### TASK DESCRIPTION
Reproduce, exactly as they appear, the line containing "Let f(x) = (-4*x" and every line after it, ending with the last line of the records.

SUPPLIED ENTRIES section start

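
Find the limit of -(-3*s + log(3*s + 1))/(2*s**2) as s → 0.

Direct substitution gives 0/0.
Apply L'Hôpital: lim (-3 + 3/(3*s + 1))/(-4*s), still 0/0.
After 2 applications of L'Hôpital's rule the quotient is (-9/(3*s + 1)^2)/(-4); substituting s = 0 gives 9/4.

9/4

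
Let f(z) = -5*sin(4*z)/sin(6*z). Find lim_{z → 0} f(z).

-10/3

Substitution gives 0/0.
Divide numerator and denominator by z: sin(4z)/z → 4 and sin(6z)/z → 6, so the limit is -5·4/6 = -10/3.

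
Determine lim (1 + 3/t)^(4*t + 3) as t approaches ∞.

e^(12)

The base → 1 and the exponent → ∞: a 1^∞ form.
Take logarithms: (4t + 3)·ln(1 + 3/t). Since ln(1+u) ~ u for small u, this behaves like (4t)·(3/t) → 12.
So the limit is e^(12).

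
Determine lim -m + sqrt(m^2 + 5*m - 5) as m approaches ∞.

An ∞ − ∞ form. Rationalising with the conjugate, the difference becomes (5m - 5) / (√(m^2 + 5*m - 5) + m).
For large m the denominator behaves like 2·m, so the quotient tends to 5/2 = 5/2.

5/2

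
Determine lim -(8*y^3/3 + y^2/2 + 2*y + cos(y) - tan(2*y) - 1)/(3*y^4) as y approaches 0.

Substitution gives 0/0 (the numerator vanishes to order 4).
Expand each term to order y^4: the coefficient of y^4 in −tan(2y) is 0 and in cos(y) is 1/24.
Lower-order terms cancel with the polynomial part, so the numerator is (1/24)·y^4 + o(y^4), and the limit is (1/24)/(-3) = -1/72.

-1/72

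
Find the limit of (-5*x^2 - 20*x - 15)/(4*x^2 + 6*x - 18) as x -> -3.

Since x = -3 makes numerator and denominator zero, (x + 3) divides both.
Cancelling it gives (-5*x - 5)/(4*x - 6); now plug in x = -3 to get -5/9.

-5/9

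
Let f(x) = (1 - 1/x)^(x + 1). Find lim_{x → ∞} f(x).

The base → 1 and the exponent → ∞: a 1^∞ form.
Take logarithms: (x + 1)·ln(1 - 1/x). Since ln(1+u) ~ u for small u, this behaves like (x)·(-1/x) → -1.
So the limit is e^(-1).

e^(-1)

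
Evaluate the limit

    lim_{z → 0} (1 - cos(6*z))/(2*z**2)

Substitution gives 0/0.
Use (1 − cos u)/u² → 1/2 with u = 6z: the limit is 6²/(2·2) = 9.

9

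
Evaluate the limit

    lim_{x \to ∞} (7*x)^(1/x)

Base → ∞ and exponent → 0: an ∞^0 form.
Take logs: (1/x)·ln(7·x^1) = (ln 7 + 1·ln x)/x → 0.
So the limit is e^0 = 1.

1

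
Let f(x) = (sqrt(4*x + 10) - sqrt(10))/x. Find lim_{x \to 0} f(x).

√(10)/5

A 0/0 form; rationalise with √(10 + 4x) + √10. This collapses the numerator to 4x, leaving 4/(√(10 + 4x) + √10) → 4/(2√10) = √(10)/5.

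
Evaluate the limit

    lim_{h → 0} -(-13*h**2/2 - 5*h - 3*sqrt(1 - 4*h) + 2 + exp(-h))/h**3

Substitution gives 0/0 (the numerator vanishes to order 3).
Expand each term to order h^3: the coefficient of h^3 in e^(-h) is -1/6 and in -3·√(1 - 4h) is 12.
Lower-order terms cancel with the polynomial part, so the numerator is (71/6)·h^3 + o(h^3), and the limit is (71/6)/(-1) = -71/6.

-71/6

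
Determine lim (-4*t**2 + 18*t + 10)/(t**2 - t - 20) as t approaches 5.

-22/9

Since t = 5 makes numerator and denominator zero, (t - 5) divides both.
Cancelling it gives (-4*t - 2)/(t + 4); now plug in t = 5 to get -22/9.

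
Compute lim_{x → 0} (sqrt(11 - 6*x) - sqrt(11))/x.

Substitution gives 0/0. Multiply numerator and denominator by the conjugate √(11 - 6x) + √11.
The numerator becomes (11 - 6x) − 11 = -6x, so the expression simplifies to -6/(√(11 - 6x) + √11).
Letting x → 0 gives -6/(2√11) = -3*√(11)/11.

-3*√(11)/11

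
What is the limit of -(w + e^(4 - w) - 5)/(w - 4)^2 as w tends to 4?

-1/2

Direct substitution gives 0/0.
Apply L'Hôpital: lim (1 - e^(4 - w))/(8 - 2*w), still 0/0.
After 2 applications of L'Hôpital's rule the quotient is (e^(4 - w))/(-2); substituting w = 4 gives -1/2.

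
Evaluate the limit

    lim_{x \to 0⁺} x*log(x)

This is a 0·(−∞) form. Rewrite as 1·ln(x) / x^(−1) and apply L'Hôpital:
the derivative quotient is 1·(1/x) / (−1·x^(−2)) = (-1/1)·x^1 → 0.

0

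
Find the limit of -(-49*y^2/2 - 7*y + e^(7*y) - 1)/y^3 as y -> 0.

-343/6

Direct substitution gives 0/0.
Apply L'Hôpital: lim (-49*y + 7*e^(7*y) - 7)/(-3*y^2), still 0/0.
Apply L'Hôpital: lim (49*e^(7*y) - 49)/(-6*y), still 0/0.
After 3 applications of L'Hôpital's rule the quotient is (343*e^(7*y))/(-6); substituting y = 0 gives -343/6.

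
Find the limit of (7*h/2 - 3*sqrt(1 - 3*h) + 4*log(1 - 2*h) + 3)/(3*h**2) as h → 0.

-37/24

Substitution gives 0/0; apply L'Hôpital's rule 2 times.
After differentiating numerator and denominator 2 times the quotient is (-16/(2*h - 1)^2 + 27/(4*(1 - 3*h)^(3/2)))/(6); at h = 0 this is -37/24.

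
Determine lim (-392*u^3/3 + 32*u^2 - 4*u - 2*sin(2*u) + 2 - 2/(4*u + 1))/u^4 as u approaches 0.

Substitution gives 0/0; apply L'Hôpital's rule 4 times.
After differentiating numerator and denominator 4 times the quotient is (-32*sin(2*u) - 12288/(4*u + 1)^5)/(24); at u = 0 this is -512.

-512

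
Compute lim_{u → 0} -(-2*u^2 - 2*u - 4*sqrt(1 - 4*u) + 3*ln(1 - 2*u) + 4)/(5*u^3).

-8/5

Substitution gives 0/0; apply L'Hôpital's rule 3 times.
After differentiating numerator and denominator 3 times the quotient is (48/(2*u - 1)^3 + 96/(1 - 4*u)^(5/2))/(-30); at u = 0 this is -8/5.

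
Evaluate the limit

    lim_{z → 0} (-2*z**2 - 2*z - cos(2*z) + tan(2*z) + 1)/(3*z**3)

8/9

Substitution gives 0/0; apply L'Hôpital's rule 3 times.
After differentiating numerator and denominator 3 times the quotient is (-8*sin(2*z) + 48*tan(2*z)^4 + 64*tan(2*z)^2 + 16)/(18); at z = 0 this is 8/9.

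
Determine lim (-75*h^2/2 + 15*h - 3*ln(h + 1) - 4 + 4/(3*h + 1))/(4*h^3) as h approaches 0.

Substitution gives 0/0 (the numerator vanishes to order 3).
Expand each term to order h^3: the coefficient of h^3 in -3·ln(1 + h) is -1 and in 4·1/(1 + 3h) is -108.
Lower-order terms cancel with the polynomial part, so the numerator is (-109)·h^3 + o(h^3), and the limit is (-109)/(4) = -109/4.

-109/4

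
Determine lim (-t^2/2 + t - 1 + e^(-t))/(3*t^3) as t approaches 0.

Direct substitution gives 0/0.
Apply L'Hôpital: lim (-t + 1 - e^(-t))/(9*t^2), still 0/0.
Apply L'Hôpital: lim (-1 + e^(-t))/(18*t), still 0/0.
After 3 applications of L'Hôpital's rule the quotient is (-e^(-t))/(18); substituting t = 0 gives -1/18.

-1/18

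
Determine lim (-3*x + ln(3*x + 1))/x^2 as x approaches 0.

-9/2

Direct substitution gives 0/0.
Apply L'Hôpital: lim (-3 + 3/(3*x + 1))/(2*x), still 0/0.
After 2 applications of L'Hôpital's rule the quotient is (-9/(3*x + 1)^2)/(2); substituting x = 0 gives -9/2.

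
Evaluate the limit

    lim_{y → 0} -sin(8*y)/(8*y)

Substitution gives 0/0.
Write it as (8/(-8))·sin(8y)/(8y); since sin(u)/u → 1, the limit is -1.

-1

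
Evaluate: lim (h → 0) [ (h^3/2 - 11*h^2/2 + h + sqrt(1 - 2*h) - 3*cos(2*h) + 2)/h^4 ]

Substitution gives 0/0 (the numerator vanishes to order 4).
Expand each term to order h^4: the coefficient of h^4 in √(1 - 2h) is -5/8 and in -3·cos(2h) is -2.
Lower-order terms cancel with the polynomial part, so the numerator is (-21/8)·h^4 + o(h^4), and the limit is (-21/8)/(1) = -21/8.

-21/8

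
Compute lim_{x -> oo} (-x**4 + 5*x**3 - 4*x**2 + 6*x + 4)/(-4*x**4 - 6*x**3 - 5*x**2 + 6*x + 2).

1/4

Numerator and denominator both have degree 4.
Dividing every term by x^4, all lower-order terms vanish and the limit is the ratio of leading coefficients, -1/(-4) = 1/4.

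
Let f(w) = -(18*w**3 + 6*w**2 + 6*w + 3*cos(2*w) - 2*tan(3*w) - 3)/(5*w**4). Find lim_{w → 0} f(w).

-2/5

Substitution gives 0/0 (the numerator vanishes to order 4).
Expand each term to order w^4: the coefficient of w^4 in -2·tan(3w) is 0 and in 3·cos(2w) is 2.
Lower-order terms cancel with the polynomial part, so the numerator is (2)·w^4 + o(w^4), and the limit is (2)/(-5) = -2/5.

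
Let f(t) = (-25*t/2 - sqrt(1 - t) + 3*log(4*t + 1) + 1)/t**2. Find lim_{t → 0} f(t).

Substitution gives 0/0; apply L'Hôpital's rule 2 times.
After differentiating numerator and denominator 2 times the quotient is (-48/(4*t + 1)^2 + 1/(4*(1 - t)^(3/2)))/(2); at t = 0 this is -191/8.

-191/8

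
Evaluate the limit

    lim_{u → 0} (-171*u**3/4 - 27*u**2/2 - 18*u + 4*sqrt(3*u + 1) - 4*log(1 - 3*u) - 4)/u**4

2187/32

Substitution gives 0/0; apply L'Hôpital's rule 4 times.
After differentiating numerator and denominator 4 times the quotient is (-1215/(4*(3*u + 1)^(7/2)) + 1944/(3*u - 1)^4)/(24); at u = 0 this is 2187/32.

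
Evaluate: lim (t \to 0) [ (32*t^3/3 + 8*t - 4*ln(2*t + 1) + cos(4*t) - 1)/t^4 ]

80/3

Substitution gives 0/0; apply L'Hôpital's rule 4 times.
After differentiating numerator and denominator 4 times the quotient is (256*cos(4*t) + 384/(2*t + 1)^4)/(24); at t = 0 this is 80/3.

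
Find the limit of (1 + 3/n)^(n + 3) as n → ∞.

e^(3)

Let L be the limit and take ln: ln L = lim (n + 3)·ln(1 + 3/n) = lim (n + 3)·(3/n + O(1/n²)) = 3.
Hence L = e^(3).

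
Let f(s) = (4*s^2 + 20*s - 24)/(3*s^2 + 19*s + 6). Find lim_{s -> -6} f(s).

28/17

Since s = -6 makes numerator and denominator zero, (s + 6) divides both.
Cancelling it gives (4*s - 4)/(3*s + 1); now plug in s = -6 to get 28/17.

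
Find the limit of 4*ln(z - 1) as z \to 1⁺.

-∞

As z → 1⁺, z - 1 → 0⁺ and ln(z - 1) → −∞.
Multiplying by 4 gives -∞.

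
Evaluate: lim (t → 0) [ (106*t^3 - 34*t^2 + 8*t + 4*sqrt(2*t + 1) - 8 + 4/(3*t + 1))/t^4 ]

Substitution gives 0/0; apply L'Hôpital's rule 4 times.
After differentiating numerator and denominator 4 times the quotient is (7776/(3*t + 1)^5 - 60/(2*t + 1)^(7/2))/(24); at t = 0 this is 643/2.

643/2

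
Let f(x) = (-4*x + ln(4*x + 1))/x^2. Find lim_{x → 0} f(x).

Direct substitution gives 0/0.
Apply L'Hôpital: lim (-4 + 4/(4*x + 1))/(2*x), still 0/0.
After 2 applications of L'Hôpital's rule the quotient is (-16/(4*x + 1)^2)/(2); substituting x = 0 gives -8.

-8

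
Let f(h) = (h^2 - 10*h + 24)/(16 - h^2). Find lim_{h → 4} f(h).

1/4

Since h = 4 makes numerator and denominator zero, (h - 4) divides both.
Cancelling it gives (h - 6)/(-h - 4); now plug in h = 4 to get 1/4.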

SUPPLIED ENTRIES section end

### REPLY TO THE EXERCISE
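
Let f(x) = (-4*x + ln(4*x + 1))/x^2. Find lim_{x → 0} f(x).

Direct substitution gives 0/0.
Apply L'Hôpital: lim (-4 + 4/(4*x + 1))/(2*x), still 0/0.
After 2 applications of L'Hôpital's rule the quotient is (-16/(4*x + 1)^2)/(2); substituting x = 0 gives -8.

-8

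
Let f(h) = (h^2 - 10*h + 24)/(16 - h^2). Find lim_{h → 4} f(h).

1/4

Since h = 4 makes numerator and denominator zero, (h - 4) divides both.
Cancelling it gives (h - 6)/(-h - 4); now plug in h = 4 to get 1/4.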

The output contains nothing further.